- **Stored items**:
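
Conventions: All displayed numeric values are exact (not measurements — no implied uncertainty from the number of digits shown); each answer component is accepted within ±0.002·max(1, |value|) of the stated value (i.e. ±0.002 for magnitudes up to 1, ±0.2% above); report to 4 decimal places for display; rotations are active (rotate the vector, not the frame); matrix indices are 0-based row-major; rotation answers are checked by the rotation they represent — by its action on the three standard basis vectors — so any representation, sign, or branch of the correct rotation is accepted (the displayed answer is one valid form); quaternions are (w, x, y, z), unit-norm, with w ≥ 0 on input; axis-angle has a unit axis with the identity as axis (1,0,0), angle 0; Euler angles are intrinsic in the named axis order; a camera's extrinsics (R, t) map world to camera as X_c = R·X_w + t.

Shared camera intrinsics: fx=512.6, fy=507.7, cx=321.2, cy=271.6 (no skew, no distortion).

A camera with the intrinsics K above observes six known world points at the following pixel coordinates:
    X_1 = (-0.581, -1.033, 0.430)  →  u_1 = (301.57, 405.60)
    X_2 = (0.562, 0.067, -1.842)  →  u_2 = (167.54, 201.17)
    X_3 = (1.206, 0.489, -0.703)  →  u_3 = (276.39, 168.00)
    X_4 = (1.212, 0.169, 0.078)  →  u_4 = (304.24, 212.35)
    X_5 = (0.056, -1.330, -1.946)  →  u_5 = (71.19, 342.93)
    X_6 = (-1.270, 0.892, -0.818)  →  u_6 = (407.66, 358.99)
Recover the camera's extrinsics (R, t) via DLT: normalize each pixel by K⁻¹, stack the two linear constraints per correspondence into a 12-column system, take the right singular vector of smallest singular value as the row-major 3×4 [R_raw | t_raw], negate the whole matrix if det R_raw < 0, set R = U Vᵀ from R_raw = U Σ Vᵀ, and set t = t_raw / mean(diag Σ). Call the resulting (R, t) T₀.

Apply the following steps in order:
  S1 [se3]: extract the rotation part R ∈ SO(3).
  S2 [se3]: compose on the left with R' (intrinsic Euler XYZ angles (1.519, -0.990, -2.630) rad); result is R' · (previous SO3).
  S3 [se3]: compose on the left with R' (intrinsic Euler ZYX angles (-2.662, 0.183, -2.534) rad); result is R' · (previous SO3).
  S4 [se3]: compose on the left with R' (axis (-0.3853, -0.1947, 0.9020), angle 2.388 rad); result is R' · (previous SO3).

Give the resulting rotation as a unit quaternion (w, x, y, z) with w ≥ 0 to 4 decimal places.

rotation (quat) = (0.3123, -0.6823, -0.3416, 0.5659)

source (pnp_recover): camera pose = R=[-0.3397 0.7074 0.6199; -0.7788 -0.5811 0.2362; 0.5273 -0.4025 0.7483], t=(0.0500, 0.3399, 5.2297)
after S1 (rot_of_se3): [-0.3397 0.7074 0.6199; -0.7788 -0.5811 0.2362; 0.5273 -0.4025 0.7483]
after S2 (compose_so3): [-0.4875 -0.1580 -0.8587; -0.1741 0.9813 -0.0817; 0.8556 0.1097 -0.5059]
after S3 (compose_so3): [0.8140 -0.1001 0.5722; -0.2884 0.7855 0.5475; -0.5043 -0.6107 0.6105]
after S4 (compose_so3): [0.1262 0.1127 -0.9856; 0.8196 -0.5716 0.0396; -0.5589 -0.8128 -0.1645]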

- **EXERCISE**: Among the entries above, find the line with "X_5 = (0.056, -1.330, -1.946)" and the line with "S4 [se3]: compose"; give again exactly these two lines and all lines between them.

- **REPLY TO THE TASK**:
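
    X_5 = (0.056, -1.330, -1.946)  →  u_5 = (71.19, 342.93)
    X_6 = (-1.270, 0.892, -0.818)  →  u_6 = (407.66, 358.99)
Recover the camera's extrinsics (R, t) via DLT: normalize each pixel by K⁻¹, stack the two linear constraints per correspondence into a 12-column system, take the right singular vector of smallest singular value as the row-major 3×4 [R_raw | t_raw], negate the whole matrix if det R_raw < 0, set R = U Vᵀ from R_raw = U Σ Vᵀ, and set t = t_raw / mean(diag Σ). Call the resulting (R, t) T₀.

Apply the following steps in order:
  S1 [se3]: extract the rotation part R ∈ SO(3).
  S2 [se3]: compose on the left with R' (intrinsic Euler XYZ angles (1.519, -0.990, -2.630) rad); result is R' · (previous SO3).
  S3 [se3]: compose on the left with R' (intrinsic Euler ZYX angles (-2.662, 0.183, -2.534) rad); result is R' · (previous SO3).
  S4 [se3]: compose on the left with R' (axis (-0.3853, -0.1947, 0.9020), angle 2.388 rad); result is R' · (previous SO3).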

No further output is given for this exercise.